### How to complete this task
Look through the records below, and whenever a line contains "Compose", copy it.

### Materials provided
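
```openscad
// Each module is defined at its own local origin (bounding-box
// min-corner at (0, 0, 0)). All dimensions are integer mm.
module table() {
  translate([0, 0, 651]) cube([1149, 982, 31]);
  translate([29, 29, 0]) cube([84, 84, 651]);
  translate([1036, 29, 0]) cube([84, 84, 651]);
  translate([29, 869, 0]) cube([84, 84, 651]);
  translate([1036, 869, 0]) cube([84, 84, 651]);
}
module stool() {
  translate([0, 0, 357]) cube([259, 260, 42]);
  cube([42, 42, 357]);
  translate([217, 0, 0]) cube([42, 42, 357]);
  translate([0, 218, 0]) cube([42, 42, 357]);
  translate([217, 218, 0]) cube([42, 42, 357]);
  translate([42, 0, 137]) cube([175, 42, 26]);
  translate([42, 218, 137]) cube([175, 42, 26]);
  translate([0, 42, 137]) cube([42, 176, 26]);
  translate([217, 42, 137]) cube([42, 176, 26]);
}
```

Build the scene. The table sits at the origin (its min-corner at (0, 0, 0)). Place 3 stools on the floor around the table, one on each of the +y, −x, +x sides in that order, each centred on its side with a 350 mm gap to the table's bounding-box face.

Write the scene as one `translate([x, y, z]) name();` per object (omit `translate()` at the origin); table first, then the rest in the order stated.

table();
translate([445, 1332, 0]) stool();
translate([-609, 361, 0]) stool();
translate([1499, 361, 0]) stool();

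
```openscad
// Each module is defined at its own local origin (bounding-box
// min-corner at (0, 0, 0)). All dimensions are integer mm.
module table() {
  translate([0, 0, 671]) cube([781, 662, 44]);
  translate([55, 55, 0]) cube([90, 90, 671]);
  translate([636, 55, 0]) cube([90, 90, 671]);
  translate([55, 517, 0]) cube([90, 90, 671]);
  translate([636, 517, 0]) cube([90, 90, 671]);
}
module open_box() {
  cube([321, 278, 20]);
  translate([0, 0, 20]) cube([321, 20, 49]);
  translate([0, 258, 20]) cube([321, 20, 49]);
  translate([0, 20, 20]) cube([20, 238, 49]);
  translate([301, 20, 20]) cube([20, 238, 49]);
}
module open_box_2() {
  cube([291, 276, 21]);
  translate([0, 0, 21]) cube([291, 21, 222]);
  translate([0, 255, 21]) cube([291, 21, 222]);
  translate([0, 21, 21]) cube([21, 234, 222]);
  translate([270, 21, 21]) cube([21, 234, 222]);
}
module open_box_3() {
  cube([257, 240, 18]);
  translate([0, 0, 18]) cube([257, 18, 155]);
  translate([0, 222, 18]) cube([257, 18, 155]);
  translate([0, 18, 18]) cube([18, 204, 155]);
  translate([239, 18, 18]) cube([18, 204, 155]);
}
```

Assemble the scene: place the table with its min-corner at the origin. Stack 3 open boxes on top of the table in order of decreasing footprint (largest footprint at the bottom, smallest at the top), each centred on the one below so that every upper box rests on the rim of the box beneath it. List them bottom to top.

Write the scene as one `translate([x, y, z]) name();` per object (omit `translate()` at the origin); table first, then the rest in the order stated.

table();
translate([230, 192, 715]) open_box();
translate([245, 193, 784]) open_box_2();
translate([262, 211, 1027]) open_box_3();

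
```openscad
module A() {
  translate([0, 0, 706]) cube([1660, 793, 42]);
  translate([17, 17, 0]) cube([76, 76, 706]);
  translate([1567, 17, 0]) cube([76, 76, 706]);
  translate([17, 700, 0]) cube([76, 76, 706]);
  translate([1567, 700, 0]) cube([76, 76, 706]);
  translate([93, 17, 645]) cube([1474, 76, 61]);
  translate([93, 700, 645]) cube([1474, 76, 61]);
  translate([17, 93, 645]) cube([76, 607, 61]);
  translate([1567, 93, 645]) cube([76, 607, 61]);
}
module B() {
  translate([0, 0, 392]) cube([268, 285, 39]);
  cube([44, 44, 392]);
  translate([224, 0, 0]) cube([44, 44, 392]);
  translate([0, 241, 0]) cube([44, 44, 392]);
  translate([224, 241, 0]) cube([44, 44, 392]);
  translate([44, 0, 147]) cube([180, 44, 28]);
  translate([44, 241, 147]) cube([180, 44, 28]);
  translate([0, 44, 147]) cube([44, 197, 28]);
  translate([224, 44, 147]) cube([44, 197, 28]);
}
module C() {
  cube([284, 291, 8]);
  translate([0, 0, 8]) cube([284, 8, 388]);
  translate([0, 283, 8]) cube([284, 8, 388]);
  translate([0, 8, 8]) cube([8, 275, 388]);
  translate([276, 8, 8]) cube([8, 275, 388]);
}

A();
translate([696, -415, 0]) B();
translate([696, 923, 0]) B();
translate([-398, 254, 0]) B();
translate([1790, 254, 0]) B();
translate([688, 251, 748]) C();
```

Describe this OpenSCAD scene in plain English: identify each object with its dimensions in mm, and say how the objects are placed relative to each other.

A is a table: top 1660 mm (x) × 793 mm (y), 42 mm thick, upper face at z = 748 mm, on four 76×76 mm square legs, each inset 17 mm from the nearest pair of top edges, running from z = 0 to the bottom of the top. Four apron rails, 76 mm thick and 61 mm tall, run between adjacent legs with their top edges flush with the underside of the top and their outer faces flush with the legs' outer faces.

B is a four-legged stool. The seat is 268×285 mm, 39 mm thick, top at z = 431 mm. It stands on four square legs, each 44×44 mm in cross-section, from z = 0 to the seat underside, each flush with a corner of the seat. Four stretchers, 44 mm wide and 28 mm tall, connect adjacent legs with their undersides at z = 147 mm, each running between the inner faces of the legs it joins and aligned with the legs' outer faces on the other axis.

C is an open-topped rectangular box: outside dimensions 284×291×396 mm, with a uniform wall and base thickness of 8 mm. The base is a full 284×291 slab on the floor; four walls sit on top of the base. The front and back walls (the −y and +y sides) span the full width; the two side walls fit between them.

Four stools sit around the table at the −y, +y, −x, +x sides. The open box is on top of the table, centred.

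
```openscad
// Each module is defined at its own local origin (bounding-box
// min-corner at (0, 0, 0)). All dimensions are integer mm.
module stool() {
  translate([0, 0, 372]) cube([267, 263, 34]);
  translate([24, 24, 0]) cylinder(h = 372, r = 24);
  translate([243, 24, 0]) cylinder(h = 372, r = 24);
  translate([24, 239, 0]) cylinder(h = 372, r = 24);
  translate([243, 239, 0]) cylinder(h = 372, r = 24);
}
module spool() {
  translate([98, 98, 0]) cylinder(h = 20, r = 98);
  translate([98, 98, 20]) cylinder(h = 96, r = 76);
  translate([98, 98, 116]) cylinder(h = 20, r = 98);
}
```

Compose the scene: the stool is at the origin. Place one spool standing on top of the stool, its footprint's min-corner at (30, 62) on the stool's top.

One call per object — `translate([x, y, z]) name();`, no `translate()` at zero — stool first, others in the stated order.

stool();
translate([30, 62, 406]) spool();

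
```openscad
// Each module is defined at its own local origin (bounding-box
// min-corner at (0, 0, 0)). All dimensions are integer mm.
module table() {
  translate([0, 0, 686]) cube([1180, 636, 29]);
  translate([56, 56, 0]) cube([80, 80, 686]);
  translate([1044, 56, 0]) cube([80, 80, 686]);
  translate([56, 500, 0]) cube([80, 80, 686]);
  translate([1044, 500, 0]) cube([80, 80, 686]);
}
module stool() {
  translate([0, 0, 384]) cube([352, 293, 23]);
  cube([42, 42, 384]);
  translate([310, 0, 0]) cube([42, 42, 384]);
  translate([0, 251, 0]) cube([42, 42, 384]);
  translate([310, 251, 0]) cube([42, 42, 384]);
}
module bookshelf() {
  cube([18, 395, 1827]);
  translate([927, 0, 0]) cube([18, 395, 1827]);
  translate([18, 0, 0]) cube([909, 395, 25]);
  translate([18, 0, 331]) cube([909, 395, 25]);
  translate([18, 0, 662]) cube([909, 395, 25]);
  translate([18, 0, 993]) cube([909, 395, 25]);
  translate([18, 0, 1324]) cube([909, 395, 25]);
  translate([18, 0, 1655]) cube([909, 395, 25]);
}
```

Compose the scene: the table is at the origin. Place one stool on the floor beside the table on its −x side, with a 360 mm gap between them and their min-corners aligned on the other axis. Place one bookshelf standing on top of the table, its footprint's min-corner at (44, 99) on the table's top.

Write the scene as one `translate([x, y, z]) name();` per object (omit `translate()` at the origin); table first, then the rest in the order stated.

table();
translate([-712, 0, 0]) stool();
translate([44, 99, 715]) bookshelf();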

### Task result
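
Compose the scene: the stool is at the origin. Place one spool standing on top of the stool, its footprint's min-corner at (30, 62) on the stool's top.
Compose the scene: the table is at the origin. Place one stool on the floor beside the table on its −x side, with a 360 mm gap between them and their min-corners aligned on the other axis. Place one bookshelf standing on top of the table, its footprint's min-corner at (44, 99) on the table's top.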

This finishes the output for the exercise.